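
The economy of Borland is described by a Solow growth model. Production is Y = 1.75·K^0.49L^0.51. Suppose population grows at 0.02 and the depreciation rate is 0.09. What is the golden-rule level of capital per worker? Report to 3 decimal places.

The effective depreciation rate is n + δ = 0.02 + 0.09 = 0.11.
Setting f'(k) = n+δ gives 0.49·1.75·k^(0.49−1) = 0.11, hence k_gold = (0.49·1.75/0.11)^(1/0.51) ≈ 56.0672.

k_gold ≈ 56.067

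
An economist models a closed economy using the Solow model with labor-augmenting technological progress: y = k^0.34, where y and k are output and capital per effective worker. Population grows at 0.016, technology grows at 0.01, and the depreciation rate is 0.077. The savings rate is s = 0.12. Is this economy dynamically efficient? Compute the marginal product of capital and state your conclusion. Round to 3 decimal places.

n + g + δ = 0.016 + 0.01 + 0.077 = 0.103.
Steady-state k*: s·k^0.34 = 0.103·k gives k* = (0.12/0.103)^(1/0.66) ≈ 1.2604.
MPK = 0.34·1.2604^(-0.66) ≈ 0.2918.
MPK > n+g+δ = 0.103, so the economy is dynamically efficient (under-saving).

dynamically efficient; MPK ≈ 0.292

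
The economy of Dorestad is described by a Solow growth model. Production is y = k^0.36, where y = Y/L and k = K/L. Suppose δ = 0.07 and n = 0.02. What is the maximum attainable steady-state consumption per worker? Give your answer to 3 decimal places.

c_gold ≈ 1.396

The effective depreciation rate is n + δ = 0.02 + 0.07 = 0.09.
Setting f'(k) = n+δ gives 0.36·k^(0.36−1) = 0.09, hence k_gold = (0.36/0.09)^(1/0.64) ≈ 8.7241.
y_gold = 8.7241^0.36 ≈ 2.1810.
c_gold = y_gold − (n+δ)·k_gold = 2.1810 − 0.09·8.7241 ≈ 1.3958.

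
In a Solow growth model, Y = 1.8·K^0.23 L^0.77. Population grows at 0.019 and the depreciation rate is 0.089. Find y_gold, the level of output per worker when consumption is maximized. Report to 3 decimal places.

n + δ = 0.019 + 0.089 = 0.108.
At the golden rule the marginal product of capital equals n+δ: 0.23·1.8·k^(0.23−1) = 0.108. Solving, k_gold = (0.23·1.8/0.108)^(1/0.77) ≈ 5.7265.
Output: y_gold = 1.8·k_gold^0.23 = 1.8·5.7265^0.23 ≈ 2.6890.

y_gold ≈ 2.689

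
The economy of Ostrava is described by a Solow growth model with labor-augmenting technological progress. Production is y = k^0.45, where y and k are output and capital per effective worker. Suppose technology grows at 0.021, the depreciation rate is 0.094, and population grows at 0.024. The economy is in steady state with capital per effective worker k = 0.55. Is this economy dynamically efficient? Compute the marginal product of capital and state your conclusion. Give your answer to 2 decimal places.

dynamically efficient; MPK ≈ 0.63

The effective depreciation rate is n + g + δ = 0.024 + 0.021 + 0.094 = 0.139.
MPK = 0.45·k^(0.45−1) = 0.45·0.55^(-0.55) ≈ 0.6252.
MPK > 0.139, so the economy is dynamically efficient (under-saving).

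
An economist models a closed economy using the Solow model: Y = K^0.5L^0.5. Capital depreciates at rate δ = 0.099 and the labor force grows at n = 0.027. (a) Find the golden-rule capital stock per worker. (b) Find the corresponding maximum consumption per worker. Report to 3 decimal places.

Break-even investment rate: n + δ = 0.027 + 0.099 = 0.126.
At the golden rule the marginal product of capital equals n+δ: 0.5·k^(0.5−1) = 0.126. Solving, k_gold = (0.5/0.126)^(1/0.5) ≈ 15.7470.
y_gold = 15.7470^0.5 ≈ 3.9683; c_gold = y_gold − 0.126·k_gold ≈ 1.9841.

(a) k_gold ≈ 15.747; (b) c_gold ≈ 1.984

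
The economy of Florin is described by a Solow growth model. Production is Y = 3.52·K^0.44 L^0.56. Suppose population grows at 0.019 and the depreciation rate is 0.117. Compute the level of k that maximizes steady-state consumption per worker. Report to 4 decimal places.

Capital per worker breaks even when investment replaces (n + δ)·k; here n + δ = 0.136.
Setting f'(k) = n+δ gives 0.44·3.52·k^(0.44−1) = 0.136, hence k_gold = (0.44·3.52/0.136)^(1/0.56) ≈ 77.0068.

k_gold ≈ 77.0068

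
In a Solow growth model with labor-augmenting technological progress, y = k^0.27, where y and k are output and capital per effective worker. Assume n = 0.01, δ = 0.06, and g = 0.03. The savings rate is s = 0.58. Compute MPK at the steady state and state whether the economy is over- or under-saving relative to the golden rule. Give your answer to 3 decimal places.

over-saving; MPK ≈ 0.047

n + g + δ = 0.01 + 0.03 + 0.06 = 0.1.
Steady-state k*: s·k^0.27 = 0.1·k gives k* = (0.58/0.1)^(1/0.73) ≈ 11.1120.
MPK = 0.27·11.1120^(-0.73) ≈ 0.0466.
MPK < n+g+δ = 0.1, so the economy is dynamically inefficient (over-saving).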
========
Nothing in the records above may be left out when you repeat them exactly.

**Answer to this problem:**
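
The economy of Borland is described by a Solow growth model. Production is Y = 1.75·K^0.49L^0.51. Suppose population grows at 0.02 and the depreciation rate is 0.09. What is the golden-rule level of capital per worker? Report to 3 decimal places.

The effective depreciation rate is n + δ = 0.02 + 0.09 = 0.11.
Setting f'(k) = n+δ gives 0.49·1.75·k^(0.49−1) = 0.11, hence k_gold = (0.49·1.75/0.11)^(1/0.51) ≈ 56.0672.

k_gold ≈ 56.067

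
An economist models a closed economy using the Solow model with labor-augmenting technological progress: y = k^0.34, where y and k are output and capital per effective worker. Population grows at 0.016, technology grows at 0.01, and the depreciation rate is 0.077. The savings rate is s = 0.12. Is this economy dynamically efficient? Compute the marginal product of capital and state your conclusion. Round to 3 decimal places.

n + g + δ = 0.016 + 0.01 + 0.077 = 0.103.
Steady-state k*: s·k^0.34 = 0.103·k gives k* = (0.12/0.103)^(1/0.66) ≈ 1.2604.
MPK = 0.34·1.2604^(-0.66) ≈ 0.2918.
MPK > n+g+δ = 0.103, so the economy is dynamically efficient (under-saving).

dynamically efficient; MPK ≈ 0.292

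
The economy of Dorestad is described by a Solow growth model. Production is y = k^0.36, where y = Y/L and k = K/L. Suppose δ = 0.07 and n = 0.02. What is the maximum attainable steady-state consumption per worker? Give your answer to 3 decimal places.

c_gold ≈ 1.396

The effective depreciation rate is n + δ = 0.02 + 0.07 = 0.09.
Setting f'(k) = n+δ gives 0.36·k^(0.36−1) = 0.09, hence k_gold = (0.36/0.09)^(1/0.64) ≈ 8.7241.
y_gold = 8.7241^0.36 ≈ 2.1810.
c_gold = y_gold − (n+δ)·k_gold = 2.1810 − 0.09·8.7241 ≈ 1.3958.

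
In a Solow growth model, Y = 1.8·K^0.23 L^0.77. Population grows at 0.019 and the depreciation rate is 0.089. Find y_gold, the level of output per worker when consumption is maximized. Report to 3 decimal places.

n + δ = 0.019 + 0.089 = 0.108.
At the golden rule the marginal product of capital equals n+δ: 0.23·1.8·k^(0.23−1) = 0.108. Solving, k_gold = (0.23·1.8/0.108)^(1/0.77) ≈ 5.7265.
Output: y_gold = 1.8·k_gold^0.23 = 1.8·5.7265^0.23 ≈ 2.6890.

y_gold ≈ 2.689

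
The economy of Ostrava is described by a Solow growth model with labor-augmenting technological progress. Production is y = k^0.45, where y and k are output and capital per effective worker. Suppose technology grows at 0.021, the depreciation rate is 0.094, and population grows at 0.024. The economy is in steady state with capital per effective worker k = 0.55. Is this economy dynamically efficient? Compute the marginal product of capital and state your conclusion. Give your answer to 2 decimal places.

dynamically efficient; MPK ≈ 0.63

The effective depreciation rate is n + g + δ = 0.024 + 0.021 + 0.094 = 0.139.
MPK = 0.45·k^(0.45−1) = 0.45·0.55^(-0.55) ≈ 0.6252.
MPK > 0.139, so the economy is dynamically efficient (under-saving).

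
An economist models a closed economy using the Solow model: Y = K^0.5L^0.5. Capital depreciates at rate δ = 0.099 and the labor force grows at n = 0.027. (a) Find the golden-rule capital stock per worker. (b) Find the corresponding maximum consumption per worker. Report to 3 decimal places.

Break-even investment rate: n + δ = 0.027 + 0.099 = 0.126.
At the golden rule the marginal product of capital equals n+δ: 0.5·k^(0.5−1) = 0.126. Solving, k_gold = (0.5/0.126)^(1/0.5) ≈ 15.7470.
y_gold = 15.7470^0.5 ≈ 3.9683; c_gold = y_gold − 0.126·k_gold ≈ 1.9841.

(a) k_gold ≈ 15.747; (b) c_gold ≈ 1.984

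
The economy of Florin is described by a Solow growth model. Production is Y = 3.52·K^0.44 L^0.56. Suppose population grows at 0.019 and the depreciation rate is 0.117. Compute the level of k that maximizes steady-state consumption per worker. Report to 4 decimal places.

Capital per worker breaks even when investment replaces (n + δ)·k; here n + δ = 0.136.
Setting f'(k) = n+δ gives 0.44·3.52·k^(0.44−1) = 0.136, hence k_gold = (0.44·3.52/0.136)^(1/0.56) ≈ 77.0068.

k_gold ≈ 77.0068

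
In a Solow growth model with labor-augmenting technological progress, y = k^0.27, where y and k are output and capital per effective worker. Assume n = 0.01, δ = 0.06, and g = 0.03. The savings rate is s = 0.58. Compute MPK at the steady state and state whether the economy is over- or under-saving relative to the golden rule. Give your answer to 3 decimal places.

over-saving; MPK ≈ 0.047

n + g + δ = 0.01 + 0.03 + 0.06 = 0.1.
Steady-state k*: s·k^0.27 = 0.1·k gives k* = (0.58/0.1)^(1/0.73) ≈ 11.1120.
MPK = 0.27·11.1120^(-0.73) ≈ 0.0466.
MPK < n+g+δ = 0.1, so the economy is dynamically inefficient (over-saving).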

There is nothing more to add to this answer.